### Work task
Look through the data below for the line with "dt = 0.05 s" and the line with "p = (-0.59000000, -1.67000000, -2.53500000)", then output those two and all lines in between, exactly as written.

----- Dataset records

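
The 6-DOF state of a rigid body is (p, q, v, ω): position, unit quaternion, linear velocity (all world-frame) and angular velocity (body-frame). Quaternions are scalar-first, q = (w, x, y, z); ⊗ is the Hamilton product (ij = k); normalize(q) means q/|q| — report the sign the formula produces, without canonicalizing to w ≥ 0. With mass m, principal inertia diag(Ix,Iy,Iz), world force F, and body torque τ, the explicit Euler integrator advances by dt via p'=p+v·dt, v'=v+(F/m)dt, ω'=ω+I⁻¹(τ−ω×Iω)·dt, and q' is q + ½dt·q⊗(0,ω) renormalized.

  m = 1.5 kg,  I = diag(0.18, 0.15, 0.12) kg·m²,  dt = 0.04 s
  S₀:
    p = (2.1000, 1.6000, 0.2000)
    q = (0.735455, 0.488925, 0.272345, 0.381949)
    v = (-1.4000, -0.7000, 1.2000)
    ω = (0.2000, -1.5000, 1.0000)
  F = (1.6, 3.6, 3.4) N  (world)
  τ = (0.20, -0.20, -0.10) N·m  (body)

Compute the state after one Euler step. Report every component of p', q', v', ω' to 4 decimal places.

gyro term ω×Iω = (0.0450, 0.0120, 0.0090)
(τ − ω×Iω)/I = (0.8611, -1.4133, -0.9083)
ω' = ω + α·dt = (0.2344, -1.5565, 0.9637)
2q̇ = q⊗(0,ω) = (-0.0712165, 0.9923595, -1.5157177, -0.0524015)
updated quaternion q' = (0.7335, 0.5084, 0.2419, 0.3807)
new position p' = (2.0440, 1.5720, 0.2480)
v + (F/m)dt = (-1.3573, -0.6040, 1.2907)

p' = (2.0440, 1.5720, 0.2480)
q' = (0.7335, 0.5084, 0.2419, 0.3807)
v' = (-1.3573, -0.6040, 1.2907)
ω' = (0.2344, -1.5565, 0.9637)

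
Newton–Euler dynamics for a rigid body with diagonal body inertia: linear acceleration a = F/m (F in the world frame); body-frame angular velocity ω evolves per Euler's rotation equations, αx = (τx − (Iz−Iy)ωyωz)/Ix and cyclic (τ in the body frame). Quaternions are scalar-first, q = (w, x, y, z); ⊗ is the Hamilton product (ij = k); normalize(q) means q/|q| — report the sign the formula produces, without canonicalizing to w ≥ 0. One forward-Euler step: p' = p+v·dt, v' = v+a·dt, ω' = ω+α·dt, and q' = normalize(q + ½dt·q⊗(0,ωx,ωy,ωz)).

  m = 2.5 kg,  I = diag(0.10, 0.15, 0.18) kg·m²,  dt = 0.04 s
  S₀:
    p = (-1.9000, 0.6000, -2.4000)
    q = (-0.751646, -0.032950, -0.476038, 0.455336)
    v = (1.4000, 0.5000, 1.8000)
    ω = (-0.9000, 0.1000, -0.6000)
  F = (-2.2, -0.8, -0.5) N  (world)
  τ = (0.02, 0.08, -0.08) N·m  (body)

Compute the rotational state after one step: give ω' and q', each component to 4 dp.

gyro term ω×Iω = (-0.0018, -0.0432, -0.0045)
angular accel α = (0.2180, 0.8213, -0.4194)
ω + α·dt = (-0.8913, 0.1329, -0.6168)
q⊗(0,ω) = (0.2911504, 0.9165706, -0.5047370, 0.0192584)
updated quaternion q' = (-0.7456, -0.0146, -0.4860, 0.4556)

ω' = (-0.8913, 0.1329, -0.6168)
q' = (-0.7456, -0.0146, -0.4860, 0.4556)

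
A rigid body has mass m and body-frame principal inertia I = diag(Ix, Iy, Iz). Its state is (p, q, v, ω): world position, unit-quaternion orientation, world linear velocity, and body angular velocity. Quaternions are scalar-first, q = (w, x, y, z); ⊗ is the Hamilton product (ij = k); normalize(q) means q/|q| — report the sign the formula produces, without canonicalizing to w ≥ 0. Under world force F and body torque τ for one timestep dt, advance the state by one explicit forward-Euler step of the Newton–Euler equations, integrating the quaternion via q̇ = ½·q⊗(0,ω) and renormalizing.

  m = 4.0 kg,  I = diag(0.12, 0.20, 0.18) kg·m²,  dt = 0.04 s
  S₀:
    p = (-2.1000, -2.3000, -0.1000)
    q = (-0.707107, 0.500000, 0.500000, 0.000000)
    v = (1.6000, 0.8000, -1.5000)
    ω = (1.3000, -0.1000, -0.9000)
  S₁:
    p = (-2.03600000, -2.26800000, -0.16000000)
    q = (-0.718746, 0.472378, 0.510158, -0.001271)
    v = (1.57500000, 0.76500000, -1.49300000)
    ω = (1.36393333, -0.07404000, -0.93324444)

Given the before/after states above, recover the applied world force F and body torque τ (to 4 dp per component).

F = (-2.5000, -3.5000, 0.7000)
τ = (0.1900, 0.2000, -0.1600)

v₁ − v₀ = (-0.02500000, -0.03500000, 0.00700000)
applied force F = (-2.5000, -3.5000, 0.7000)
Δω = ω₁−ω₀ = (0.06393333, 0.02596000, -0.03324444)
precession coupling = (-0.0018, 0.0702, -0.0104)
I·α + gyro = (0.1900, 0.2000, -0.1600)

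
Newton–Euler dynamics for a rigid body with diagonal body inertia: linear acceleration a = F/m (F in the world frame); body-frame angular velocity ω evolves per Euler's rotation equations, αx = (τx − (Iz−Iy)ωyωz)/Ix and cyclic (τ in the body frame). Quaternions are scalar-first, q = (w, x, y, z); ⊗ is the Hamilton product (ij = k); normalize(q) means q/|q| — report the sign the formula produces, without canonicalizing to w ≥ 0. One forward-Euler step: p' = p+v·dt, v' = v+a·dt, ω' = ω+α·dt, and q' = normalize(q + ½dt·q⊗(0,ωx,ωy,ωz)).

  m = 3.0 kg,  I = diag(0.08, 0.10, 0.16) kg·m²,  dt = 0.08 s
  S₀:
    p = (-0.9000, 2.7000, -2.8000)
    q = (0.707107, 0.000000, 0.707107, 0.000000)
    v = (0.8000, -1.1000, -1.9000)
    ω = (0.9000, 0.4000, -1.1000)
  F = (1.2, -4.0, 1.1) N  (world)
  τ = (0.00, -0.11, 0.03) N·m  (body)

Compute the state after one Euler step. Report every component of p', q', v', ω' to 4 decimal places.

ω×(Iω) gyroscopic = (-0.0264, 0.0792, 0.0072)
(τ − ω×Iω)/I = (0.3300, -1.8920, 0.1425)
new body rate ω' = (0.9264, 0.2486, -1.0886)
q⊗(0,ω) = (-0.2828428, -0.1414214, 0.2828428, -1.4142140)
q' = normalize(q + ½dt·q⊗(0,ω)) = (0.6946, -0.0056, 0.7172, -0.0565)
a = F/m = (0.4000, -1.3333, 0.3667)
p' = p + v·dt = (-0.8360, 2.6120, -2.9520)
v' = v + a·dt = (0.8320, -1.2067, -1.8707)

p' = (-0.8360, 2.6120, -2.9520)
q' = (0.6946, -0.0056, 0.7172, -0.0565)
v' = (0.8320, -1.2067, -1.8707)
ω' = (0.9264, 0.2486, -1.0886)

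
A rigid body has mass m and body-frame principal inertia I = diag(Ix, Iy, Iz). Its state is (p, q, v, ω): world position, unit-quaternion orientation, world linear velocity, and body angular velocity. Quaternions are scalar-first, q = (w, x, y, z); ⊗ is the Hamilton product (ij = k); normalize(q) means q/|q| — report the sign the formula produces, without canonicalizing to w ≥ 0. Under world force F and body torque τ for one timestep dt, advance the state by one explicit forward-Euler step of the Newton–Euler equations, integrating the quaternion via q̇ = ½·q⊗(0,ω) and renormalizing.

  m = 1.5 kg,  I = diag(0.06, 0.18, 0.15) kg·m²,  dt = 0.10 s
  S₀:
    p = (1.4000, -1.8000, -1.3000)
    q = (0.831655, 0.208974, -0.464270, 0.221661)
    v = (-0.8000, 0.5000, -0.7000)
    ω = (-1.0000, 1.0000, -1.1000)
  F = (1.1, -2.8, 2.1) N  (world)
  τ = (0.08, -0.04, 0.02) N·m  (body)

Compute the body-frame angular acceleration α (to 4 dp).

α = (0.7833, 0.3278, 0.9333)

precession coupling ω×(Iω) = (0.0330, -0.0990, -0.1200)
(τ − ω×Iω)/I = (0.7833, 0.3278, 0.9333)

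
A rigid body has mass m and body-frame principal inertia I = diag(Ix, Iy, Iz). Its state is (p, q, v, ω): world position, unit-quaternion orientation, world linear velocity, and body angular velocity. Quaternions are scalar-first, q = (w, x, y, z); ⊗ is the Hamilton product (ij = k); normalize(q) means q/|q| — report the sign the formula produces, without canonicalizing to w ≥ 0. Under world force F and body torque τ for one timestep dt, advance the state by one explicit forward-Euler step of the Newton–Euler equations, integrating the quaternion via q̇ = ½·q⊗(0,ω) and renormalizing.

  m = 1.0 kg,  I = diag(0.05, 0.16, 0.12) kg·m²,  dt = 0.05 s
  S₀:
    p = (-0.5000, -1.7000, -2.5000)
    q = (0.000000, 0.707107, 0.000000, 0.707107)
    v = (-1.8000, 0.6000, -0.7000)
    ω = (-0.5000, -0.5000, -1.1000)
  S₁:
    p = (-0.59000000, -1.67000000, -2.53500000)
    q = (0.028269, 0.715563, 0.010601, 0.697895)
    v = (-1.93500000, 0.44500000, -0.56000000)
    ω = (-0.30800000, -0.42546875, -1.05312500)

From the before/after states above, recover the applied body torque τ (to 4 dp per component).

τ = (0.1700, 0.2000, 0.1400)

Δω = ω₁−ω₀ = (0.19200000, 0.07453125, 0.04687500)
precession coupling = (-0.0220, -0.0385, 0.0275)
τ = I·(Δω/dt) + ω₀×(Iω₀) = (0.1700, 0.2000, 0.1400)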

----------

### Solution for this problem
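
  m = 1.0 kg,  I = diag(0.05, 0.16, 0.12) kg·m²,  dt = 0.05 s
  S₀:
    p = (-0.5000, -1.7000, -2.5000)
    q = (0.000000, 0.707107, 0.000000, 0.707107)
    v = (-1.8000, 0.6000, -0.7000)
    ω = (-0.5000, -0.5000, -1.1000)
  S₁:
    p = (-0.59000000, -1.67000000, -2.53500000)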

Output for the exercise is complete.